* [Required work]
Below are some records. Say how many of their lines include the string "What", giving only the number.

Collected data:
┄┄┄┄┄┄┄┄┄┄

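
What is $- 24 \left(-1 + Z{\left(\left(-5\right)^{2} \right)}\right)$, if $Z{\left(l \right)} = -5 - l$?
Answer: $744$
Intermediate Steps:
$- 24 \left(-1 + Z{\left(\left(-5\right)^{2} \right)}\right) = - 24 \left(-1 - 30\right) = \left(-24\right) \left(-31\right) = 744$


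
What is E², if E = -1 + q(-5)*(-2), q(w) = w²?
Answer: 2601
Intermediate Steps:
E = -51 (E = -1 + (-5)²*(-2) = -1 + 25*(-2) = -1 - 50 = -51)
E² = (-51)² = 2601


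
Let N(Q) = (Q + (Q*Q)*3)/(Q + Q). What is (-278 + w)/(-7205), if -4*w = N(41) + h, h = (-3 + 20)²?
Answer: 133/2620 ≈ 0.050763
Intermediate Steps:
N(Q) = (Q + 3*Q²)/(2*Q) (N(Q) = (Q + Q²*3)/((2*Q)) = (Q + 3*Q²)*(1/(2*Q)) = (Q + 3*Q²)/(2*Q))
h = 289 (h = 17² = 289)
w = -351/4 (w = -((½ + (3/2)*41) + 289)/4 = -((½ + 123/2) + 289)/4 = -(62 + 289)/4 = -¼*351 = -351/4 ≈ -87.750)
(-278 + w)/(-7205) = (-278 - 351/4)/(-7205) = -1463/4*(-1/7205) = 133/2620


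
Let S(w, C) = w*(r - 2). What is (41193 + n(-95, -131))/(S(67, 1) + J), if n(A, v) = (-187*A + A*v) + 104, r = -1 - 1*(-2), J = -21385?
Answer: -71507/21452 ≈ -3.3333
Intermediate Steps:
r = 1 (r = -1 + 2 = 1)
S(w, C) = -w (S(w, C) = w*(1 - 2) = w*(-1) = -w)
n(A, v) = 104 - 187*A + A*v
(41193 + n(-95, -131))/(S(67, 1) + J) = (41193 + (104 - 187*(-95) - 95*(-131)))/(-1*67 - 21385) = (41193 + (104 + 17765 + 12445))/(-67 - 21385) = (41193 + 30314)/(-21452) = 71507*(-1/21452) = -71507/21452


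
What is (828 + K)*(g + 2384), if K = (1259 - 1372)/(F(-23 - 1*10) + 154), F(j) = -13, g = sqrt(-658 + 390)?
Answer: 278057840/141 + 233270*I*sqrt(67)/141 ≈ 1.972e+6 + 13542.0*I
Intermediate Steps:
g = 2*I*sqrt(67) (g = sqrt(-268) = 2*I*sqrt(67) ≈ 16.371*I)
K = -113/141 (K = (1259 - 1372)/(-13 + 154) = -113/141 ≈ -0.80142)
(828 + K)*(g + 2384) = (828 - 113/141)*(2*I*sqrt(67) + 2384) = 116635*(2384 + 2*I*sqrt(67))/141 = 278057840/141 + 233270*I*sqrt(67)/141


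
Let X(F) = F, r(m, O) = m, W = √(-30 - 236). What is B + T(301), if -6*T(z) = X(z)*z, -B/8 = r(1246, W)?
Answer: -150409/6 ≈ -25068.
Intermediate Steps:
W = I*√266 (W = √(-266) = I*√266 ≈ 16.31*I)
B = -9968 (B = -8*1246 = -9968)
T(z) = -z²/6 (T(z) = -z*z/6 = -z²/6)
B + T(301) = -9968 - ⅙*301² = -9968 - ⅙*90601 = -9968 - 90601/6 = -150409/6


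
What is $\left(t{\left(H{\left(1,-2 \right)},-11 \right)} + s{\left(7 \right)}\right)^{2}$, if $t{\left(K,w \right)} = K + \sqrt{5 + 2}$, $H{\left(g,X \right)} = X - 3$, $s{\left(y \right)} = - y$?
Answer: $\left(12 - \sqrt{7}\right)^{2} \approx 87.502$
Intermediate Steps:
$H{\left(g,X \right)} = -3 + X$ ($H{\left(g,X \right)} = X - 3 = -3 + X$)
$t{\left(K,w \right)} = K + \sqrt{7}$
$\left(t{\left(H{\left(1,-2 \right)},-11 \right)} + s{\left(7 \right)}\right)^{2} = \left(\left(\left(-3 - 2\right) + \sqrt{7}\right) - 7\right)^{2} = \left(\left(-5 + \sqrt{7}\right) - 7\right)^{2} = \left(-12 + \sqrt{7}\right)^{2}$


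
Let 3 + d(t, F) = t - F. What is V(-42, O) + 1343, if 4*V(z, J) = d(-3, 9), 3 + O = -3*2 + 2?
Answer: 5357/4 ≈ 1339.3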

┄┄┄┄┄┄┄┄┄┄

* [Solution to this exercise]
8